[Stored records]

# # #

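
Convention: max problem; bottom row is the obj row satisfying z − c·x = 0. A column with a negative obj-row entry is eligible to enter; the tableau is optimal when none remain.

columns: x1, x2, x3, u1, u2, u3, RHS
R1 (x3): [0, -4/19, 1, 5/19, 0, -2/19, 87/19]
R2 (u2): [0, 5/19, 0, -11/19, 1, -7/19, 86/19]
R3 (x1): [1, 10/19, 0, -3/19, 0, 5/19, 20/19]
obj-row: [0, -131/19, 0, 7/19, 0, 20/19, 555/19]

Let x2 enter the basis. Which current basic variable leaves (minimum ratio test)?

Column x2 entries and ratios — x3: -4/19 ≤ 0, skip; u2: (86/19)/(5/19) = 86/5; x1: (20/19)/(10/19) = 2.
Smallest ratio is 2 in the row of x1, so x1 leaves.

x1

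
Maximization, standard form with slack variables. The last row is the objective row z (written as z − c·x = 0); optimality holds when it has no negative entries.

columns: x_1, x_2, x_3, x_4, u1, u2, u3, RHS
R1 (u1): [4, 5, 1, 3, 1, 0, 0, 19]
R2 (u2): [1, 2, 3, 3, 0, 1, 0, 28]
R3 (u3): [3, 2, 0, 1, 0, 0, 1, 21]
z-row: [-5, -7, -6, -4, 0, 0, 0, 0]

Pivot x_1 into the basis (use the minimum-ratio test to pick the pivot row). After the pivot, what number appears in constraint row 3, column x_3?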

# # #

### Task prompt
Transcribe every entry exactly, omitting nothing.

### Written solution
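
Convention: max problem; bottom row is the obj row satisfying z − c·x = 0. A column with a negative obj-row entry is eligible to enter; the tableau is optimal when none remain.

columns: x1, x2, x3, u1, u2, u3, RHS
R1 (x3): [0, -4/19, 1, 5/19, 0, -2/19, 87/19]
R2 (u2): [0, 5/19, 0, -11/19, 1, -7/19, 86/19]
R3 (x1): [1, 10/19, 0, -3/19, 0, 5/19, 20/19]
obj-row: [0, -131/19, 0, 7/19, 0, 20/19, 555/19]

Let x2 enter the basis. Which current basic variable leaves (minimum ratio test)?

Column x2 entries and ratios — x3: -4/19 ≤ 0, skip; u2: (86/19)/(5/19) = 86/5; x1: (20/19)/(10/19) = 2.
Smallest ratio is 2 in the row of x1, so x1 leaves.

x1

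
Maximization, standard form with slack variables. The last row is the objective row z (written as z − c·x = 0); optimality holds when it has no negative entries.

columns: x_1, x_2, x_3, x_4, u1, u2, u3, RHS
R1 (u1): [4, 5, 1, 3, 1, 0, 0, 19]
R2 (u2): [1, 2, 3, 3, 0, 1, 0, 28]
R3 (u3): [3, 2, 0, 1, 0, 0, 1, 21]
z-row: [-5, -7, -6, -4, 0, 0, 0, 0]

Pivot x_1 into the basis (use the minimum-ratio test to pick the pivot row). After the pivot, what number appears in constraint row 3, column x_3?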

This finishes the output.